**WORK TO BE COMPLETED**
All lines of the data shown below should be output exactly as they stand.

**RECORDS SHOWN**
>>>>>
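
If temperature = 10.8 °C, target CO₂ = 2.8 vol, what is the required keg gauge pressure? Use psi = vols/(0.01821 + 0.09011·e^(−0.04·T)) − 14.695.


psi = 2.8/(0.01821 + 0.09011·e^(−0.04·10.8)) − 14.695

21.8060 psi


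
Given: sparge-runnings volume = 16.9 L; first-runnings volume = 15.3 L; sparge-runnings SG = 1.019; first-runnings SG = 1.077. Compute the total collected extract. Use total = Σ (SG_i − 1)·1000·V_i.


first = (1.077 − 1)·1000·15.3 = 1178.1000
sparge = (1.019 − 1)·1000·16.9 = 321.1000
total = 1178.1000 + 321.1000

1499.2000 gravity·L


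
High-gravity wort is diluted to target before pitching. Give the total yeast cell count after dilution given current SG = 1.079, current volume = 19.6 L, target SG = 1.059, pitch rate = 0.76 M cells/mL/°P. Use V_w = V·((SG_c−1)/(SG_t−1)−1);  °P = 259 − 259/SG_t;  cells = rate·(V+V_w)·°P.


V_w = 19.6·((1.079−1)/(1.059−1)−1) = 6.6441
V_final = 19.6 + 6.6441 = 26.2441
°P = 259 − 259/1.059 = 14.4297
cells = 0.76·26.2441·14.4297

287.8065 billion cells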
<<<<<
**SOLUTION TO THE PROBLEM**
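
If temperature = 10.8 °C, target CO₂ = 2.8 vol, what is the required keg gauge pressure? Use psi = vols/(0.01821 + 0.09011·e^(−0.04·T)) − 14.695.


psi = 2.8/(0.01821 + 0.09011·e^(−0.04·10.8)) − 14.695

21.8060 psi


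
Given: sparge-runnings volume = 16.9 L; first-runnings volume = 15.3 L; sparge-runnings SG = 1.019; first-runnings SG = 1.077. Compute the total collected extract. Use total = Σ (SG_i − 1)·1000·V_i.


first = (1.077 − 1)·1000·15.3 = 1178.1000
sparge = (1.019 − 1)·1000·16.9 = 321.1000
total = 1178.1000 + 321.1000

1499.2000 gravity·L


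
High-gravity wort is diluted to target before pitching. Give the total yeast cell count after dilution given current SG = 1.079, current volume = 19.6 L, target SG = 1.059, pitch rate = 0.76 M cells/mL/°P. Use V_w = V·((SG_c−1)/(SG_t−1)−1);  °P = 259 − 259/SG_t;  cells = rate·(V+V_w)·°P.


V_w = 19.6·((1.079−1)/(1.059−1)−1) = 6.6441
V_final = 19.6 + 6.6441 = 26.2441
°P = 259 − 259/1.059 = 14.4297
cells = 0.76·26.2441·14.4297

287.8065 billion cells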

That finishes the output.